Problem requirements
Print out the data below in full, exactly as written.

---------- Supplied entries

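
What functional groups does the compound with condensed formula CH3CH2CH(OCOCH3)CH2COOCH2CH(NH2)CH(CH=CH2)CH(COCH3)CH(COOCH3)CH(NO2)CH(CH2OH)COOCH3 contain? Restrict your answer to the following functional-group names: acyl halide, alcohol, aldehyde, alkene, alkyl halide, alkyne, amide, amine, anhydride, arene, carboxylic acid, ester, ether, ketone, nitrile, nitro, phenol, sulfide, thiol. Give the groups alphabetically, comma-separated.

Reading the structure from left to right:
  CH(OCOCH3): pendant –OC(=O)CH3: an acyloxy group → ester.
  CH2COOCH2: –C(=O)–O–C with C on the carbonyl side → ester.
  CH(NH2): –NH2 on an sp³ carbon with no adjacent C=O → amine.
  CH(CH=CH2): pendant –CH=CH2: C=C double bond → alkene.
  CH(COCH3): pendant –COCH3: carbonyl C bonded to two carbons → ketone.
  CH(COOCH3): pendant –COOCH3: carbonyl C bonded to C and –OCH3 → ester.
  CH(NO2): –NO2 on an sp³ carbon → nitro (the N=O is not a carbonyl).
  CH(CH2OH): pendant –CH2OH on an sp³ backbone C → alcohol.
  COOCH3: –C(=O)OCH3: carbonyl C bonded to C and to –OCH3 → ester (not ketone + ether).

alcohol, alkene, amine, ester, ketone, nitro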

--------------------

Exercise output
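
What functional groups does the compound with condensed formula CH3CH2CH(OCOCH3)CH2COOCH2CH(NH2)CH(CH=CH2)CH(COCH3)CH(COOCH3)CH(NO2)CH(CH2OH)COOCH3 contain? Restrict your answer to the following functional-group names: acyl halide, alcohol, aldehyde, alkene, alkyl halide, alkyne, amide, amine, anhydride, arene, carboxylic acid, ester, ether, ketone, nitrile, nitro, phenol, sulfide, thiol. Give the groups alphabetically, comma-separated.

Reading the structure from left to right:
  CH(OCOCH3): pendant –OC(=O)CH3: an acyloxy group → ester.
  CH2COOCH2: –C(=O)–O–C with C on the carbonyl side → ester.
  CH(NH2): –NH2 on an sp³ carbon with no adjacent C=O → amine.
  CH(CH=CH2): pendant –CH=CH2: C=C double bond → alkene.
  CH(COCH3): pendant –COCH3: carbonyl C bonded to two carbons → ketone.
  CH(COOCH3): pendant –COOCH3: carbonyl C bonded to C and –OCH3 → ester.
  CH(NO2): –NO2 on an sp³ carbon → nitro (the N=O is not a carbonyl).
  CH(CH2OH): pendant –CH2OH on an sp³ backbone C → alcohol.
  COOCH3: –C(=O)OCH3: carbonyl C bonded to C and to –OCH3 → ester (not ketone + ether).

alcohol, alkene, amine, ester, ketone, nitro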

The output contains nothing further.